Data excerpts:

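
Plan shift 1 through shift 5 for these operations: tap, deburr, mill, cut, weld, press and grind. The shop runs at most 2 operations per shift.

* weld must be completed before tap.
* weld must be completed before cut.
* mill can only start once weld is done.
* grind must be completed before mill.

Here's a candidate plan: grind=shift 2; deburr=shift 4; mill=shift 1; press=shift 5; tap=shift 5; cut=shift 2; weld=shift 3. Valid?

weld must be completed before tap — holds.
The shop runs at most 2 operations per shift — holds.
mill can only start once weld is done — violated.
grind must be completed before mill — violated.
weld must be completed before cut — violated.

No — it violates: mill can only start once weld is done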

What is needed —
Every record above needs to be restated exactly.

Answer section —
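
Plan shift 1 through shift 5 for these operations: tap, deburr, mill, cut, weld, press and grind. The shop runs at most 2 operations per shift.

* weld must be completed before tap.
* weld must be completed before cut.
* mill can only start once weld is done.
* grind must be completed before mill.

Here's a candidate plan: grind=shift 2; deburr=shift 4; mill=shift 1; press=shift 5; tap=shift 5; cut=shift 2; weld=shift 3. Valid?

weld must be completed before tap — holds.
The shop runs at most 2 operations per shift — holds.
mill can only start once weld is done — violated.
grind must be completed before mill — violated.
weld must be completed before cut — violated.

No — it violates: mill can only start once weld is done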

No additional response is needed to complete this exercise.